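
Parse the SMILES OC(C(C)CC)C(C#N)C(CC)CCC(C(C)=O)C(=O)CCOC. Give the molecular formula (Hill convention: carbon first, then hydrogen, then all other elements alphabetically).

Walk through each heavy atom and fill implicit hydrogens from standard valence (C 4, N 3, O 2, S 2, halogen 1):
  atom 1: O, bond orders sum to 1 (valence 2) → 1 H
  atom 2: C, bond orders sum to 3 (valence 4) → 1 H
  atom 3: C, bond orders sum to 3 (valence 4) → 1 H
  atom 4: C, bond orders sum to 1 (valence 4) → 3 H
  atom 5: C, bond orders sum to 2 (valence 4) → 2 H
  atom 6: C, bond orders sum to 1 (valence 4) → 3 H
  atom 7: C, bond orders sum to 3 (valence 4) → 1 H
  atom 8: C, bond orders sum to 4 (valence 4) → 0 H
  atom 9: N, bond orders sum to 3 (valence 3) → 0 H
  atom 10: C, bond orders sum to 3 (valence 4) → 1 H
  atom 11: C, bond orders sum to 2 (valence 4) → 2 H
  atom 12: C, bond orders sum to 1 (valence 4) → 3 H
  atom 13: C, bond orders sum to 2 (valence 4) → 2 H
  atom 14: C, bond orders sum to 2 (valence 4) → 2 H
  atom 15: C, bond orders sum to 3 (valence 4) → 1 H
  atom 16: C, bond orders sum to 4 (valence 4) → 0 H
  atom 17: C, bond orders sum to 1 (valence 4) → 3 H
  atom 18: O, bond orders sum to 2 (valence 2) → 0 H
  atom 19: C, bond orders sum to 4 (valence 4) → 0 H
  atom 20: O, bond orders sum to 2 (valence 2) → 0 H
  atom 21: C, bond orders sum to 2 (valence 4) → 2 H
  atom 22: C, bond orders sum to 2 (valence 4) → 2 H
  atom 23: O, bond orders sum to 2 (valence 2) → 0 H
  atom 24: C, bond orders sum to 1 (valence 4) → 3 H
Totals → C:19, H:33, N:1, O:4.
In Hill order: C19H33NO4.

C19H33NO4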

----------------

About this exercise :: Repeat the listing exactly, keeping every word in place.

Output of the exercise ::
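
Parse the SMILES OC(C(C)CC)C(C#N)C(CC)CCC(C(C)=O)C(=O)CCOC. Give the molecular formula (Hill convention: carbon first, then hydrogen, then all other elements alphabetically).

Walk through each heavy atom and fill implicit hydrogens from standard valence (C 4, N 3, O 2, S 2, halogen 1):
  atom 1: O, bond orders sum to 1 (valence 2) → 1 H
  atom 2: C, bond orders sum to 3 (valence 4) → 1 H
  atom 3: C, bond orders sum to 3 (valence 4) → 1 H
  atom 4: C, bond orders sum to 1 (valence 4) → 3 H
  atom 5: C, bond orders sum to 2 (valence 4) → 2 H
  atom 6: C, bond orders sum to 1 (valence 4) → 3 H
  atom 7: C, bond orders sum to 3 (valence 4) → 1 H
  atom 8: C, bond orders sum to 4 (valence 4) → 0 H
  atom 9: N, bond orders sum to 3 (valence 3) → 0 H
  atom 10: C, bond orders sum to 3 (valence 4) → 1 H
  atom 11: C, bond orders sum to 2 (valence 4) → 2 H
  atom 12: C, bond orders sum to 1 (valence 4) → 3 H
  atom 13: C, bond orders sum to 2 (valence 4) → 2 H
  atom 14: C, bond orders sum to 2 (valence 4) → 2 H
  atom 15: C, bond orders sum to 3 (valence 4) → 1 H
  atom 16: C, bond orders sum to 4 (valence 4) → 0 H
  atom 17: C, bond orders sum to 1 (valence 4) → 3 H
  atom 18: O, bond orders sum to 2 (valence 2) → 0 H
  atom 19: C, bond orders sum to 4 (valence 4) → 0 H
  atom 20: O, bond orders sum to 2 (valence 2) → 0 H
  atom 21: C, bond orders sum to 2 (valence 4) → 2 H
  atom 22: C, bond orders sum to 2 (valence 4) → 2 H
  atom 23: O, bond orders sum to 2 (valence 2) → 0 H
  atom 24: C, bond orders sum to 1 (valence 4) → 3 H
Totals → C:19, H:33, N:1, O:4.
In Hill order: C19H33NO4.

C19H33NO4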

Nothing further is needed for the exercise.